— Dataset entries —
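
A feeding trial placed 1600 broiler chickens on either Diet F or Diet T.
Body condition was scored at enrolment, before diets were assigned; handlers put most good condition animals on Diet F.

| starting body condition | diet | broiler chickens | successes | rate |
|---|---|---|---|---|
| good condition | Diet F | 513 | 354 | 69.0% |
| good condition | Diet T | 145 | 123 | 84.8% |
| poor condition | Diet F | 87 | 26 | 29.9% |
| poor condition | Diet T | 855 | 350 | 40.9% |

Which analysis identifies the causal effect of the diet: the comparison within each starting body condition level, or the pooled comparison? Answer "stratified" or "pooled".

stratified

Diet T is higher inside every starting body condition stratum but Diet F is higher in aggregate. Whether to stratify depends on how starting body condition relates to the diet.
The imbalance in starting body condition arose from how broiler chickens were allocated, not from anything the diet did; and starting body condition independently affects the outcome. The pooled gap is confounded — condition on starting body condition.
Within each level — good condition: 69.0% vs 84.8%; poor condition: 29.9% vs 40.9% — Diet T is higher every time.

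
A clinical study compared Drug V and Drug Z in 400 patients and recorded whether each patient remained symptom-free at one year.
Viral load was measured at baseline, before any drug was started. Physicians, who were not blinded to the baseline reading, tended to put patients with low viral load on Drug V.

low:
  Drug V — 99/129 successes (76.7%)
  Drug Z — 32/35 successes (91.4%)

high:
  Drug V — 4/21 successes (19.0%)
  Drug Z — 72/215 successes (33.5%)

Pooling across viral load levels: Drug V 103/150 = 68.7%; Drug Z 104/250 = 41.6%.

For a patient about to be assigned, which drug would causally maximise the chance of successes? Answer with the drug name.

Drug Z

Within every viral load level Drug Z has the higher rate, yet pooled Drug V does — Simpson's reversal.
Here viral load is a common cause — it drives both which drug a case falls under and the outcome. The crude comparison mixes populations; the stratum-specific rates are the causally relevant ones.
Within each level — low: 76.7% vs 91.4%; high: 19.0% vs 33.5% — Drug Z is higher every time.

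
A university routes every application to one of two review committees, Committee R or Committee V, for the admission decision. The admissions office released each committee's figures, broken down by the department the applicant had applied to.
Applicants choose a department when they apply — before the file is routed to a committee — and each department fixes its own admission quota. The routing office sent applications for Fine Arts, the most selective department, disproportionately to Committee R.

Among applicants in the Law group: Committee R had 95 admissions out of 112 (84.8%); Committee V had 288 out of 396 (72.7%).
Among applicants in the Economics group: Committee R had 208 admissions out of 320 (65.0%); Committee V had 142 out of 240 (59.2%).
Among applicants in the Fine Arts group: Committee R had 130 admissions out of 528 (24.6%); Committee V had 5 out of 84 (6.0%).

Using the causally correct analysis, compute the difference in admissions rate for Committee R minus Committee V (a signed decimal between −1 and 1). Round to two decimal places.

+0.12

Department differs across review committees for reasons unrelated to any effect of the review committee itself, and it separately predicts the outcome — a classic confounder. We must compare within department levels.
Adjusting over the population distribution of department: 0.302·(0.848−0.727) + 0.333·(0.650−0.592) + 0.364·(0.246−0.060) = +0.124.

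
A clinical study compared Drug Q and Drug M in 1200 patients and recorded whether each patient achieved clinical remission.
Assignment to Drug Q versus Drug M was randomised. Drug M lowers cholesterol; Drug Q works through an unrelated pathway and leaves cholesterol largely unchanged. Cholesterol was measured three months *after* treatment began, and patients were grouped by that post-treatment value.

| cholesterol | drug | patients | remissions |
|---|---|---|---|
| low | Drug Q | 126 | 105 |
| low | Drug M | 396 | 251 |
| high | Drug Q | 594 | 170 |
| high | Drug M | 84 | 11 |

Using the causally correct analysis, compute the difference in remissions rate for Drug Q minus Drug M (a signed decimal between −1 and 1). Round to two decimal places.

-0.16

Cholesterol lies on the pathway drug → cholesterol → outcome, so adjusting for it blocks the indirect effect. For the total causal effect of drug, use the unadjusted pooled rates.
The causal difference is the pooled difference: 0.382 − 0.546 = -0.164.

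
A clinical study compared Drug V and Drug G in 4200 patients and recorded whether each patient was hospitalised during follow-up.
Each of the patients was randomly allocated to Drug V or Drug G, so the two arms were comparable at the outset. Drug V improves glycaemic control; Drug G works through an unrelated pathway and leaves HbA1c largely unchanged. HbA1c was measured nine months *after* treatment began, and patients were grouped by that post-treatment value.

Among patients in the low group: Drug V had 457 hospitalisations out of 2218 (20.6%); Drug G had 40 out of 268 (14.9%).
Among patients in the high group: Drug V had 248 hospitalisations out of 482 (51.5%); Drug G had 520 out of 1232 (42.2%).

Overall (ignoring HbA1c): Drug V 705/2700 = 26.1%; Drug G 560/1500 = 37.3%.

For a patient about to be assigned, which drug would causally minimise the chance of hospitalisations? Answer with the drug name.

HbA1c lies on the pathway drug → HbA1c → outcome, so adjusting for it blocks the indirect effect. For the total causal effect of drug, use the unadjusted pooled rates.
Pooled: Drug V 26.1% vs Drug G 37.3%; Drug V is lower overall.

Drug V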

— What the exercise asks —
The data, all of it, should be transcribed exactly.

— Result —
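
A feeding trial placed 1600 broiler chickens on either Diet F or Diet T.
Body condition was scored at enrolment, before diets were assigned; handlers put most good condition animals on Diet F.

| starting body condition | diet | broiler chickens | successes | rate |
|---|---|---|---|---|
| good condition | Diet F | 513 | 354 | 69.0% |
| good condition | Diet T | 145 | 123 | 84.8% |
| poor condition | Diet F | 87 | 26 | 29.9% |
| poor condition | Diet T | 855 | 350 | 40.9% |

Which analysis identifies the causal effect of the diet: the comparison within each starting body condition level, or the pooled comparison? Answer "stratified" or "pooled".

stratified

Diet T is higher inside every starting body condition stratum but Diet F is higher in aggregate. Whether to stratify depends on how starting body condition relates to the diet.
The imbalance in starting body condition arose from how broiler chickens were allocated, not from anything the diet did; and starting body condition independently affects the outcome. The pooled gap is confounded — condition on starting body condition.
Within each level — good condition: 69.0% vs 84.8%; poor condition: 29.9% vs 40.9% — Diet T is higher every time.

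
A clinical study compared Drug V and Drug Z in 400 patients and recorded whether each patient remained symptom-free at one year.
Viral load was measured at baseline, before any drug was started. Physicians, who were not blinded to the baseline reading, tended to put patients with low viral load on Drug V.

low:
  Drug V — 99/129 successes (76.7%)
  Drug Z — 32/35 successes (91.4%)

high:
  Drug V — 4/21 successes (19.0%)
  Drug Z — 72/215 successes (33.5%)

Pooling across viral load levels: Drug V 103/150 = 68.7%; Drug Z 104/250 = 41.6%.

For a patient about to be assigned, which drug would causally maximise the chance of successes? Answer with the drug name.

Drug Z

Within every viral load level Drug Z has the higher rate, yet pooled Drug V does — Simpson's reversal.
Here viral load is a common cause — it drives both which drug a case falls under and the outcome. The crude comparison mixes populations; the stratum-specific rates are the causally relevant ones.
Within each level — low: 76.7% vs 91.4%; high: 19.0% vs 33.5% — Drug Z is higher every time.

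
A university routes every application to one of two review committees, Committee R or Committee V, for the admission decision. The admissions office released each committee's figures, broken down by the department the applicant had applied to.
Applicants choose a department when they apply — before the file is routed to a committee — and each department fixes its own admission quota. The routing office sent applications for Fine Arts, the most selective department, disproportionately to Committee R.

Among applicants in the Law group: Committee R had 95 admissions out of 112 (84.8%); Committee V had 288 out of 396 (72.7%).
Among applicants in the Economics group: Committee R had 208 admissions out of 320 (65.0%); Committee V had 142 out of 240 (59.2%).
Among applicants in the Fine Arts group: Committee R had 130 admissions out of 528 (24.6%); Committee V had 5 out of 84 (6.0%).

Using the causally correct analysis, compute the difference in admissions rate for Committee R minus Committee V (a signed decimal between −1 and 1). Round to two decimal places.

+0.12

Department differs across review committees for reasons unrelated to any effect of the review committee itself, and it separately predicts the outcome — a classic confounder. We must compare within department levels.
Adjusting over the population distribution of department: 0.302·(0.848−0.727) + 0.333·(0.650−0.592) + 0.364·(0.246−0.060) = +0.124.

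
A clinical study compared Drug Q and Drug M in 1200 patients and recorded whether each patient achieved clinical remission.
Assignment to Drug Q versus Drug M was randomised. Drug M lowers cholesterol; Drug Q works through an unrelated pathway and leaves cholesterol largely unchanged. Cholesterol was measured three months *after* treatment began, and patients were grouped by that post-treatment value.

| cholesterol | drug | patients | remissions |
|---|---|---|---|
| low | Drug Q | 126 | 105 |
| low | Drug M | 396 | 251 |
| high | Drug Q | 594 | 170 |
| high | Drug M | 84 | 11 |

Using the causally correct analysis, compute the difference in remissions rate for Drug Q minus Drug M (a signed decimal between −1 and 1). Round to two decimal places.

-0.16

Cholesterol lies on the pathway drug → cholesterol → outcome, so adjusting for it blocks the indirect effect. For the total causal effect of drug, use the unadjusted pooled rates.
The causal difference is the pooled difference: 0.382 − 0.546 = -0.164.

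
A clinical study compared Drug V and Drug G in 4200 patients and recorded whether each patient was hospitalised during follow-up.
Each of the patients was randomly allocated to Drug V or Drug G, so the two arms were comparable at the outset. Drug V improves glycaemic control; Drug G works through an unrelated pathway and leaves HbA1c largely unchanged. HbA1c was measured nine months *after* treatment began, and patients were grouped by that post-treatment value.

Among patients in the low group: Drug V had 457 hospitalisations out of 2218 (20.6%); Drug G had 40 out of 268 (14.9%).
Among patients in the high group: Drug V had 248 hospitalisations out of 482 (51.5%); Drug G had 520 out of 1232 (42.2%).

Overall (ignoring HbA1c): Drug V 705/2700 = 26.1%; Drug G 560/1500 = 37.3%.

For a patient about to be assigned, which drug would causally minimise the chance of hospitalisations? Answer with the drug name.

HbA1c lies on the pathway drug → HbA1c → outcome, so adjusting for it blocks the indirect effect. For the total causal effect of drug, use the unadjusted pooled rates.
Pooled: Drug V 26.1% vs Drug G 37.3%; Drug V is lower overall.

Drug V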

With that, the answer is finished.